### Task prompt
Each line that has the string "AdvP" must be copied from the records below.

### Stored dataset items
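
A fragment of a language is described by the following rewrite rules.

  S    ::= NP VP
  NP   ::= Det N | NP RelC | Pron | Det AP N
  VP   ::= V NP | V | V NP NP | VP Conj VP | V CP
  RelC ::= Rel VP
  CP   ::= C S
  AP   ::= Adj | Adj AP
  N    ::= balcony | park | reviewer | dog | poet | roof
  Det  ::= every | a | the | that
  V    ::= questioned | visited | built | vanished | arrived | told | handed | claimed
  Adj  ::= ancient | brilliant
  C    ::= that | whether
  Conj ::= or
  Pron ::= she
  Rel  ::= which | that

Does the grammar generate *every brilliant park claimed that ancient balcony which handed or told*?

Grammatical

S
  NP
    Det: every
    AP
      Adj: brilliant
    N: park
  VP
    V: claimed
    NP
      NP
        Det: that
        AP
          Adj: ancient
        N: balcony
      RelC
        Rel: which
        VP
          VP
            V: handed
          Conj: or
          VP
            V: told
Every word is introduced by a lexical rule and the phrasal rules combine the resulting categories into a single S.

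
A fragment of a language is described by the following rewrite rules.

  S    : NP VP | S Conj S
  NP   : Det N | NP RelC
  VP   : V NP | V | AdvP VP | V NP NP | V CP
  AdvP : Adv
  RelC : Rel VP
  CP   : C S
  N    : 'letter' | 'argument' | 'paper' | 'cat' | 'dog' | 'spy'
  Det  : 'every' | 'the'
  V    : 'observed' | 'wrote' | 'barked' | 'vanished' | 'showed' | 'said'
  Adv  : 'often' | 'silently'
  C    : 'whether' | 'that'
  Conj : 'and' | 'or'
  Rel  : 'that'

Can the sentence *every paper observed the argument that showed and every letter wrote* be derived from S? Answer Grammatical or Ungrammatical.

S
  S
    NP
      Det: every
      N: paper
    VP
      V: observed
      NP
        NP
          Det: the
          N: argument
        RelC
          Rel: that
          VP
            V: showed
  Conj: and
  S
    NP
      Det: every
      N: letter
    VP
      V: wrote
Every word is introduced by a lexical rule and the phrasal rules combine the resulting categories into a single S.

Grammatical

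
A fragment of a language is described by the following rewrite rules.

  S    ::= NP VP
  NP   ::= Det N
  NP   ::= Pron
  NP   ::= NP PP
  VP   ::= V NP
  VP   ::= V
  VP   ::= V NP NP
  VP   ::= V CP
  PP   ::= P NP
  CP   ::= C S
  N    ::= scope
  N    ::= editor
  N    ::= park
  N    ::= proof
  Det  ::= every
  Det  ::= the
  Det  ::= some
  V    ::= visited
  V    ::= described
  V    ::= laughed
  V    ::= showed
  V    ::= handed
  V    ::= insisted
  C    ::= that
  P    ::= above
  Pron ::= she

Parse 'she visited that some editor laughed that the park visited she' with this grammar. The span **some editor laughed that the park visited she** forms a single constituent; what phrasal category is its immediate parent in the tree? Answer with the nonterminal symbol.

CP

[S [NP [Pron she]] [VP [V visited] [CP [C that] [S [NP [Det some] [N editor]] [VP [V laughed] [CP [C that] [S [NP [Det the] [N park]] [VP [V visited] [NP [Pron she]]]]]]]]]]
The span 'some editor laughed that the park visited she' is the S node built by S → NP VP.
Its mother is the CP built by CP → C S.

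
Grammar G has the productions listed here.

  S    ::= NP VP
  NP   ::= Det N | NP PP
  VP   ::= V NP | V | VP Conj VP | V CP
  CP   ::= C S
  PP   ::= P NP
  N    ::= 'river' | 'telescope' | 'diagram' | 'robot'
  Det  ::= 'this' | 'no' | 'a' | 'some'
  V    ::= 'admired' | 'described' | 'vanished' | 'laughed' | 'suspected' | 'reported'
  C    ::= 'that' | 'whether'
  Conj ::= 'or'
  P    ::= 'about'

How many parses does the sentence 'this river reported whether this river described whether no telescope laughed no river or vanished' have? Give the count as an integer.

Two of the 3 distinct bracketings:
[S [NP [Det this] [N river]] [VP [VP [V reported] [CP [C whether] [S [NP [Det this] [N river]] [VP [V described] [CP [C whether] [S [NP [Det no] [N telescope]] [VP [V laughed] [NP [Det no] [N river]]]]]]]]] [Conj or] [VP [V vanished]]]]
[S [NP [Det this] [N river]] [VP [V reported] [CP [C whether] [S [NP [Det this] [N river]] [VP [VP [V described] [CP [C whether] [S [NP [Det no] [N telescope]] [VP [V laughed] [NP [Det no] [N river]]]]]] [Conj or] [VP [V vanished]]]]]]]
The trees differ in how a recursive rule is bracketed over the same span.

3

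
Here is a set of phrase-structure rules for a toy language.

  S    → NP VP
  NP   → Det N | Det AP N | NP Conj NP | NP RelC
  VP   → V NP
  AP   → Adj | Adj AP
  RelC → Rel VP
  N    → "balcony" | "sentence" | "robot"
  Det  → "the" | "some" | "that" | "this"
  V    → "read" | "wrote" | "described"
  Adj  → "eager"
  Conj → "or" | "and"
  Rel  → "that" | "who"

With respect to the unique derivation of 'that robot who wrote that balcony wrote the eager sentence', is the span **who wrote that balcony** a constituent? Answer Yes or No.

Yes

[S [NP [NP [Det that] [N robot]] [RelC [Rel who] [VP [V wrote] [NP [Det that] [N balcony]]]]] [VP [V wrote] [NP [Det the] [AP [Adj eager]] [N sentence]]]]
The words 'who wrote that balcony' are exhaustively dominated by a single RelC node (built by RelC → Rel VP), so they form a constituent.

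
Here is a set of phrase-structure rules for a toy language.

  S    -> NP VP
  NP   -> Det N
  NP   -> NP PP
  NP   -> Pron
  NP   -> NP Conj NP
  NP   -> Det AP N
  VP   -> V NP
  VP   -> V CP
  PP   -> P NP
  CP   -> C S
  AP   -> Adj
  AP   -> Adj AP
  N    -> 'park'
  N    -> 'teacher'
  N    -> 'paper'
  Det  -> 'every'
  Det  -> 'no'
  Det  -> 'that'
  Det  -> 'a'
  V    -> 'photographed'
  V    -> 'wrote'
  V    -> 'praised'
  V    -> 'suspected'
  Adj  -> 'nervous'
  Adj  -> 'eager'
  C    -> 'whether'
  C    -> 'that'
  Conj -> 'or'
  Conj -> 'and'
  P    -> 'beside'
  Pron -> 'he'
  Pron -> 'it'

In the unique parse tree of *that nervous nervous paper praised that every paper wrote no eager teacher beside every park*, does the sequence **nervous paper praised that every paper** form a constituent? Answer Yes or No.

[S [NP [Det that] [AP [Adj nervous] [AP [Adj nervous]]] [N paper]] [VP [V praised] [CP [C that] [S [NP [Det every] [N paper]] [VP [V wrote] [NP [NP [Det no] [AP [Adj eager]] [N teacher]] [PP [P beside] [NP [Det every] [N park]]]]]]]]]
The smallest constituent containing 'nervous paper praised that every paper' is the S spanning 'that nervous nervous paper praised that every paper wrote no eager teacher beside every park'; no single node in the tree dominates exactly the given words.

No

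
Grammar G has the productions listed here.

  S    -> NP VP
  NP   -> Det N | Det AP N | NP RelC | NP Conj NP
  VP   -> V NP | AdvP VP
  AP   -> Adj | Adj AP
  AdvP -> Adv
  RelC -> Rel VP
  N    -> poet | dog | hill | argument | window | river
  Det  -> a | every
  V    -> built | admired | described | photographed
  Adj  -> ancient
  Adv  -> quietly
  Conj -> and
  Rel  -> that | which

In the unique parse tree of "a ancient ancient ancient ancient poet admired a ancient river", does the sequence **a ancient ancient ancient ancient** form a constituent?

[S [NP [Det a] [AP [Adj ancient] [AP [Adj ancient] [AP [Adj ancient] [AP [Adj ancient]]]]] [N poet]] [VP [V admired] [NP [Det a] [AP [Adj ancient]] [N river]]]]
The smallest constituent containing 'a ancient ancient ancient ancient' is the NP spanning 'a ancient ancient ancient ancient poet'; no single node in the tree dominates exactly the given words.

No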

### Task solution
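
  VP   : V NP | V | AdvP VP | V NP NP | V CP
  AdvP : Adv
  VP   -> V NP | AdvP VP
  AdvP -> Adv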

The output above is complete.